WORK REQUEST: Your answer must be an exact transcription of every entry.
--------
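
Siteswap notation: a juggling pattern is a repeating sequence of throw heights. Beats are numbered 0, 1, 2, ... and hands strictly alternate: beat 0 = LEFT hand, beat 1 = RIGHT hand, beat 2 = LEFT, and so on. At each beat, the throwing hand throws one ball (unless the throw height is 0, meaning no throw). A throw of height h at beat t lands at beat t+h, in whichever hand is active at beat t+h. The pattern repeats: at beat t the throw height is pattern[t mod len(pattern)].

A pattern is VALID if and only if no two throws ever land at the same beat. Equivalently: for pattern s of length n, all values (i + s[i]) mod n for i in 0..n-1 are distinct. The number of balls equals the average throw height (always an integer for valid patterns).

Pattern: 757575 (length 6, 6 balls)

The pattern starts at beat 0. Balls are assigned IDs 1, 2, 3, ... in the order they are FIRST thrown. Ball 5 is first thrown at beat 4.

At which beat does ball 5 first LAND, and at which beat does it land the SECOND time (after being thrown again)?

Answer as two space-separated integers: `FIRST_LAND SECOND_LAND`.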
--------
SOLUTION BELOW:
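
Siteswap notation: a juggling pattern is a repeating sequence of throw heights. Beats are numbered 0, 1, 2, ... and hands strictly alternate: beat 0 = LEFT hand, beat 1 = RIGHT hand, beat 2 = LEFT, and so on. At each beat, the throwing hand throws one ball (unless the throw height is 0, meaning no throw). A throw of height h at beat t lands at beat t+h, in whichever hand is active at beat t+h. The pattern repeats: at beat t the throw height is pattern[t mod len(pattern)].

A pattern is VALID if and only if no two throws ever land at the same beat. Equivalently: for pattern s of length n, all values (i + s[i]) mod n for i in 0..n-1 are distinct. The number of balls equals the average throw height (always an integer for valid patterns).

Pattern: 757575 (length 6, 6 balls)

The pattern starts at beat 0. Balls are assigned IDs 1, 2, 3, ... in the order they are FIRST thrown. Ball 5 is first thrown at beat 4.

At which beat does ball 5 first LAND, and at which beat does it land the SECOND time (after being thrown again)?

Answer as two space-separated integers: `FIRST_LAND SECOND_LAND`.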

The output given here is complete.